──────── Input

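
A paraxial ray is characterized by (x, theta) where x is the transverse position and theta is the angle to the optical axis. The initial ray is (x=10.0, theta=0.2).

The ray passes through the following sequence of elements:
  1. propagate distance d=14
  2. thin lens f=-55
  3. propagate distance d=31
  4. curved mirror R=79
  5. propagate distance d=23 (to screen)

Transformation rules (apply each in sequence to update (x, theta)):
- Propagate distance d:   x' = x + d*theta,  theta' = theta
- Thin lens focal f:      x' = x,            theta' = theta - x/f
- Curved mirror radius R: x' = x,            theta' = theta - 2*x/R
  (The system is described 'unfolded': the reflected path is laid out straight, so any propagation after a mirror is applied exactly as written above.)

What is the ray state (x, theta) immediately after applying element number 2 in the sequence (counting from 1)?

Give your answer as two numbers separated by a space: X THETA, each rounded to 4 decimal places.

Initial: x=10.0000 theta=0.2000
After 1 (propagate distance d=14): x=12.8000 theta=0.2000
After 2 (thin lens f=-55): x=12.8000 theta=119/275 (≈0.4327)
Rounded to 4 decimal places: x = 12.8000, theta = 0.4327

Answer: 12.8000 0.4327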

────────────────

### Exercise objective
The answer must be every line of the data that holds the word "sequence".

### Task response
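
The ray passes through the following sequence of elements:
Transformation rules (apply each in sequence to update (x, theta)):
What is the ray state (x, theta) immediately after applying element number 2 in the sequence (counting from 1)?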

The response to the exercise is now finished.